Stored items:
^^^^^^^^

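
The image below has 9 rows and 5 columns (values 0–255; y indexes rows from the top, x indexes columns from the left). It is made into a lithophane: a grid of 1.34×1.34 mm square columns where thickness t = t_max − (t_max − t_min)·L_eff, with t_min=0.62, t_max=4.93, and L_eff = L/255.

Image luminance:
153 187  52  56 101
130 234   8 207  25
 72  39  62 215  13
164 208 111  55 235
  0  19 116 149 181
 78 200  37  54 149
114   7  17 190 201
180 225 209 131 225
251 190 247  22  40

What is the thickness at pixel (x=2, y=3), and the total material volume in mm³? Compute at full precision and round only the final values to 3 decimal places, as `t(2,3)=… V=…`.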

^^^^^^^^

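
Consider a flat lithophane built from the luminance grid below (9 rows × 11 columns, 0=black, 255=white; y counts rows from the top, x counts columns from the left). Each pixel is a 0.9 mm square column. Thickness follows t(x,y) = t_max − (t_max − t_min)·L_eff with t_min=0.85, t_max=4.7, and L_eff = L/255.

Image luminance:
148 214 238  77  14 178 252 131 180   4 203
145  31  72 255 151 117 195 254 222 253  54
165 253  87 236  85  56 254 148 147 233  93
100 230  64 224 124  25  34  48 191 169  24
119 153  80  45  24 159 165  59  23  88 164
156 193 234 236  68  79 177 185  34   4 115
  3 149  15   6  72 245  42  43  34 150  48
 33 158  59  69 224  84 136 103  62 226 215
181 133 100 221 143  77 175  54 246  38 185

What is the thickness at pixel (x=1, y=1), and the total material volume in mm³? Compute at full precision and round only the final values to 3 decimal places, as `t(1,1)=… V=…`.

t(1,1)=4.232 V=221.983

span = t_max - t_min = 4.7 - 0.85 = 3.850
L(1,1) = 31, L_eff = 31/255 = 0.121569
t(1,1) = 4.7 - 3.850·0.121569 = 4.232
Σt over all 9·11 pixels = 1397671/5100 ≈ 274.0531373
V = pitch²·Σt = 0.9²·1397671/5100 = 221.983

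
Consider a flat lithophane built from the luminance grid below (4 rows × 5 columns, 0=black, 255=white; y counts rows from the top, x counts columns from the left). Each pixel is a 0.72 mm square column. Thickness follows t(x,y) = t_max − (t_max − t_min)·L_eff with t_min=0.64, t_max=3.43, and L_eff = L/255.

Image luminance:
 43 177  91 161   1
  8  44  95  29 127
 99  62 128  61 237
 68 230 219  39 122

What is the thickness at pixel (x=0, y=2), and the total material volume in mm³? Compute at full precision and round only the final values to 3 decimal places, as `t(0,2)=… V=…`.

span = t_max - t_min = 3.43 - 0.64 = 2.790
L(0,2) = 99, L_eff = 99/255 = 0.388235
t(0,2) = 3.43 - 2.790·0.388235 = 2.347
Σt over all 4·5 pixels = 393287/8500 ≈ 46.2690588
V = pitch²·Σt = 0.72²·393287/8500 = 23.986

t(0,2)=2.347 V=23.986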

^^^^^^^^

**What to produce**
Look above for the line that contains "The image below". Starting there, transcribe every line exactly until you have copied the line that contains "What is the thickness at pixel (x=2, y=3), and".

**Solution below**
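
The image below has 9 rows and 5 columns (values 0–255; y indexes rows from the top, x indexes columns from the left). It is made into a lithophane: a grid of 1.34×1.34 mm square columns where thickness t = t_max − (t_max − t_min)·L_eff, with t_min=0.62, t_max=4.93, and L_eff = L/255.

Image luminance:
153 187  52  56 101
130 234   8 207  25
 72  39  62 215  13
164 208 111  55 235
  0  19 116 149 181
 78 200  37  54 149
114   7  17 190 201
180 225 209 131 225
251 190 247  22  40

What is the thickness at pixel (x=2, y=3), and the total material volume in mm³? Compute at full precision and round only the final values to 3 decimal places, as `t(2,3)=… V=…`.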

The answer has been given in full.